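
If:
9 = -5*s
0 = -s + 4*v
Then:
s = -9/5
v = -9/20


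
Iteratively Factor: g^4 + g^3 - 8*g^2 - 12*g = (g - 3)*(g^3 + 4*g^2 + 4*g) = g*(g - 3)*(g^2 + 4*g + 4) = g*(g - 3)*(g + 2)*(g + 2)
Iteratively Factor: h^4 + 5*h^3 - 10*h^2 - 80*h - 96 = (h + 3)*(h^3 + 2*h^2 - 16*h - 32) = (h - 4)*(h + 3)*(h^2 + 6*h + 8) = (h - 4)*(h + 3)*(h + 4)*(h + 2)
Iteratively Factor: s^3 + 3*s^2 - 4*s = (s + 4)*(s^2 - s) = s*(s + 4)*(s - 1)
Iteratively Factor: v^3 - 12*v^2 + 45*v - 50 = (v - 5)*(v^2 - 7*v + 10) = (v - 5)^2*(v - 2)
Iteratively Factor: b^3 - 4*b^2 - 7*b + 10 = (b + 2)*(b^2 - 6*b + 5) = (b - 5)*(b + 2)*(b - 1)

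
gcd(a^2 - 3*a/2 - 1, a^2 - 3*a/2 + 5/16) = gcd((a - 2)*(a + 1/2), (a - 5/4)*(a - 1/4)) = 1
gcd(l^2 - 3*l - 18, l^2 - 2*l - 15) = l + 3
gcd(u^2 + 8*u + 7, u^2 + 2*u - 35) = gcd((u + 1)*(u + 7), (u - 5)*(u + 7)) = u + 7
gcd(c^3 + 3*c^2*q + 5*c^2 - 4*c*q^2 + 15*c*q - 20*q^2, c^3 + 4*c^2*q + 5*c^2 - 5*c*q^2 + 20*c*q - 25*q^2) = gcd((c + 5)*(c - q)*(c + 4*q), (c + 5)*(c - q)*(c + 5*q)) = -c^2 + c*q - 5*c + 5*q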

------------------------------------------------------------------------

■ **EXERCISE**: Where the data above reaches the line holding "gcd(l^2 - 3*l - 18, l^2 - 2*l - 15) = l + 3", begin printing, and stop after the line holding "gcd(u^2 + 8*u". Each line must be reproduced exactly, with nothing else added.

■ **OUTPUT OF THE TASK**:
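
gcd(l^2 - 3*l - 18, l^2 - 2*l - 15) = l + 3
gcd(u^2 + 8*u + 7, u^2 + 2*u - 35) = gcd((u + 1)*(u + 7), (u - 5)*(u + 7)) = u + 7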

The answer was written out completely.